(Saved entries)
════════════════
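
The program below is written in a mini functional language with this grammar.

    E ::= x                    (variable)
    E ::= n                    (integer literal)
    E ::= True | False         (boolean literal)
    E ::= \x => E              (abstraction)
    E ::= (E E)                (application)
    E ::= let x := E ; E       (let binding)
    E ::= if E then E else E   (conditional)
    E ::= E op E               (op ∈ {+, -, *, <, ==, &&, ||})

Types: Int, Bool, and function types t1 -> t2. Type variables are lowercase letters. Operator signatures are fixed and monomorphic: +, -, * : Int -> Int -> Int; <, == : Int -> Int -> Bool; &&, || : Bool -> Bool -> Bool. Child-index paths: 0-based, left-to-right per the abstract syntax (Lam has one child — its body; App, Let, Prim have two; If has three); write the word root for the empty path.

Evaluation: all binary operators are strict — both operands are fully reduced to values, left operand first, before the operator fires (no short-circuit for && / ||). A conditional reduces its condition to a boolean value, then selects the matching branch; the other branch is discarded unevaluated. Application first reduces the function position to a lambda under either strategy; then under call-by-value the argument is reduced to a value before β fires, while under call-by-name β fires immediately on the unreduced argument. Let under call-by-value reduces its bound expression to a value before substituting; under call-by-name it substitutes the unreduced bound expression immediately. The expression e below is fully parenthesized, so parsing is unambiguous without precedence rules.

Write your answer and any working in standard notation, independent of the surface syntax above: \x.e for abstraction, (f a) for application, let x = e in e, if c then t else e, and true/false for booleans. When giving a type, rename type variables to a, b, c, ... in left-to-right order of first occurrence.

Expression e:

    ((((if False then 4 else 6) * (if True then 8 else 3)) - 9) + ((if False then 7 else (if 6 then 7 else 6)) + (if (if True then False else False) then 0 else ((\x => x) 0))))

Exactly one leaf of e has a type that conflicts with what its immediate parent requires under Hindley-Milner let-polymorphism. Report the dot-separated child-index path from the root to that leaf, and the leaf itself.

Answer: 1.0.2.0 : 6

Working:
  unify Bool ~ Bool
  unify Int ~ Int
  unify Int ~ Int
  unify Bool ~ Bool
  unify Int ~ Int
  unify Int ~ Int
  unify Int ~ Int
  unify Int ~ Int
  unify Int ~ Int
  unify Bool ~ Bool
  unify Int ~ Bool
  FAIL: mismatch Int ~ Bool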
════════════════
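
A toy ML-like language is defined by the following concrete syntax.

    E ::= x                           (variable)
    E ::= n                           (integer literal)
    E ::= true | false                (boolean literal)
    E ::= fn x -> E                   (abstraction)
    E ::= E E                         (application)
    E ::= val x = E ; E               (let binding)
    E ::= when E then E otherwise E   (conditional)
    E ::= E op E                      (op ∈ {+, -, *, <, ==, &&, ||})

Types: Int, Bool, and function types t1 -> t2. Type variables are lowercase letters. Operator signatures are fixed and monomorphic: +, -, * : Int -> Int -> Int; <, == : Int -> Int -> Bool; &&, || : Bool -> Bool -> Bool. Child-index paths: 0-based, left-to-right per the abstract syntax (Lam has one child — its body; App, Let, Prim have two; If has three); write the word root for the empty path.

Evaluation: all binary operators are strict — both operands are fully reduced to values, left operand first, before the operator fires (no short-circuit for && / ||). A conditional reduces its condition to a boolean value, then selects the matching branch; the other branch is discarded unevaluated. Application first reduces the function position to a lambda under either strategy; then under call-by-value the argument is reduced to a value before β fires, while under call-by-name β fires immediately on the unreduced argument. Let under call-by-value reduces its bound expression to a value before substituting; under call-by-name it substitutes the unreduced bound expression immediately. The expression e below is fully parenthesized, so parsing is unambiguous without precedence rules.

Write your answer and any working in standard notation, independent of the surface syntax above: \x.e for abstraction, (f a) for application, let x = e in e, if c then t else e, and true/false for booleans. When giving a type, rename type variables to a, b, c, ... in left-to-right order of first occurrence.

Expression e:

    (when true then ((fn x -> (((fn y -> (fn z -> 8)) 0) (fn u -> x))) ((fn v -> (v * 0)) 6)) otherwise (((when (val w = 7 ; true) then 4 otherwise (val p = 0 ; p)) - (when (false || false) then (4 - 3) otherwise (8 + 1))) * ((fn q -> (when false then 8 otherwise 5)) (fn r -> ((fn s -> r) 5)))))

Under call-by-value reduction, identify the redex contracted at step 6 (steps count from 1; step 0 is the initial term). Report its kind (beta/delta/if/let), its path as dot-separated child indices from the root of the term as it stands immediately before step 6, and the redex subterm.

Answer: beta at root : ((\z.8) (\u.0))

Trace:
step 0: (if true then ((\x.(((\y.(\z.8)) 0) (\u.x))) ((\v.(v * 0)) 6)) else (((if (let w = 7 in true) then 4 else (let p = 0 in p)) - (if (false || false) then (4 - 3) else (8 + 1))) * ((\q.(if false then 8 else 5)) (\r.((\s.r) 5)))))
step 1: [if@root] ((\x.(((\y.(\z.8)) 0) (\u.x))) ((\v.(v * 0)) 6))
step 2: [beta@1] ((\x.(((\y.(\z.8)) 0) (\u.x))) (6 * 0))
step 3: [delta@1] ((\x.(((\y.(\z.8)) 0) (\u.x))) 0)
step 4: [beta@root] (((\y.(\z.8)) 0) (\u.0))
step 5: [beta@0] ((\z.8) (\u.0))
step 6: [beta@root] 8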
════════════════
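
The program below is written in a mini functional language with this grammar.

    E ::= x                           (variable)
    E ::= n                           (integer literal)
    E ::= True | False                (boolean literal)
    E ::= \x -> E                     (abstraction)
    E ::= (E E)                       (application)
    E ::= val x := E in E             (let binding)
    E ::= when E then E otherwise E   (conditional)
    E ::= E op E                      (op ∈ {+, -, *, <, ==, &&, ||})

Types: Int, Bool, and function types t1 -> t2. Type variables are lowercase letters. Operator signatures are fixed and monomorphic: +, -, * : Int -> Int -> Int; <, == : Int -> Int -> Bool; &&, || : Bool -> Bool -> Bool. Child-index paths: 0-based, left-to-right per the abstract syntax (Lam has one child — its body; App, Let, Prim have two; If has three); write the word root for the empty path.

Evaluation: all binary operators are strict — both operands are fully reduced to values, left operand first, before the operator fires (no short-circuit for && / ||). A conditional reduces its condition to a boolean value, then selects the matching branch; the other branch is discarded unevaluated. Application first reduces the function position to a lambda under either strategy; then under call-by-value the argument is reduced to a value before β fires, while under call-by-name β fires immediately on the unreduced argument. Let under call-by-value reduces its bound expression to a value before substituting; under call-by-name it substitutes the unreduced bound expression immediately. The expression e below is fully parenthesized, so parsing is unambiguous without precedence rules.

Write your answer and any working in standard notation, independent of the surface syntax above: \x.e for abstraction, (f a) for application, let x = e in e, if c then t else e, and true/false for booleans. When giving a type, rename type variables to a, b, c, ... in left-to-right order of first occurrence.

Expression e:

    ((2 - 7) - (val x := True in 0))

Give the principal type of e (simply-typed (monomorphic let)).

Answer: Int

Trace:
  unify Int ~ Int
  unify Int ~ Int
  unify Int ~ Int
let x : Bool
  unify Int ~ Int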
════════════════
**What you need to do**.
Copy out every line of the data where the word "literal" occurs.

**Solution to the problem**.
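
    E ::= n                    (integer literal)
    E ::= True | False         (boolean literal)
    E ::= n                           (integer literal)
    E ::= true | false                (boolean literal)
    E ::= n                           (integer literal)
    E ::= True | False                (boolean literal)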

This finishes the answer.